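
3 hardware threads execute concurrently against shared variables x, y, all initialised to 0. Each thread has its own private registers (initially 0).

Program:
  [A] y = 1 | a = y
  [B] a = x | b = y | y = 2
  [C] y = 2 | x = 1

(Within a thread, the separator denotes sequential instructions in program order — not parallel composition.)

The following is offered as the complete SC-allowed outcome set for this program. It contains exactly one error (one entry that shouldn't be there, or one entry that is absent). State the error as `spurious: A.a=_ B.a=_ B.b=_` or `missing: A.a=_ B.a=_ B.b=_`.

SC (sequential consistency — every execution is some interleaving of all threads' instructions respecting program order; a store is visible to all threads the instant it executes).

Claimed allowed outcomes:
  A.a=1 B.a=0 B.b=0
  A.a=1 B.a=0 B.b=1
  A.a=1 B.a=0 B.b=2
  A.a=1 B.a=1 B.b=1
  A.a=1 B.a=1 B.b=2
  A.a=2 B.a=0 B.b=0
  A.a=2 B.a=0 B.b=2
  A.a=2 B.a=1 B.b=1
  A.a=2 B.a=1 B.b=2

missing: A.a=2 B.a=0 B.b=1

outcome vector order: (A.a,B.a,B.b)
[SC] allowed = {1/0/0 1/0/1 1/0/2 1/1/1 1/1/2 2/0/0 2/0/1 2/0/2 2/1/1 2/1/2}
SC∖claimed = {2/0/1}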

EXERCISE ▸ Your reply should be every line of the material, transcribed exactly.

WRITTEN ANSWER ▸
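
3 hardware threads execute concurrently against shared variables x, y, all initialised to 0. Each thread has its own private registers (initially 0).

Program:
  [A] y = 1 | a = y
  [B] a = x | b = y | y = 2
  [C] y = 2 | x = 1

(Within a thread, the separator denotes sequential instructions in program order — not parallel composition.)

The following is offered as the complete SC-allowed outcome set for this program. It contains exactly one error (one entry that shouldn't be there, or one entry that is absent). State the error as `spurious: A.a=_ B.a=_ B.b=_` or `missing: A.a=_ B.a=_ B.b=_`.

SC (sequential consistency — every execution is some interleaving of all threads' instructions respecting program order; a store is visible to all threads the instant it executes).

Claimed allowed outcomes:
  A.a=1 B.a=0 B.b=0
  A.a=1 B.a=0 B.b=1
  A.a=1 B.a=0 B.b=2
  A.a=1 B.a=1 B.b=1
  A.a=1 B.a=1 B.b=2
  A.a=2 B.a=0 B.b=0
  A.a=2 B.a=0 B.b=2
  A.a=2 B.a=1 B.b=1
  A.a=2 B.a=1 B.b=2

missing: A.a=2 B.a=0 B.b=1

outcome vector order: (A.a,B.a,B.b)
[SC] allowed = {1/0/0 1/0/1 1/0/2 1/1/1 1/1/2 2/0/0 2/0/1 2/0/2 2/1/1 2/1/2}
SC∖claimed = {2/0/1}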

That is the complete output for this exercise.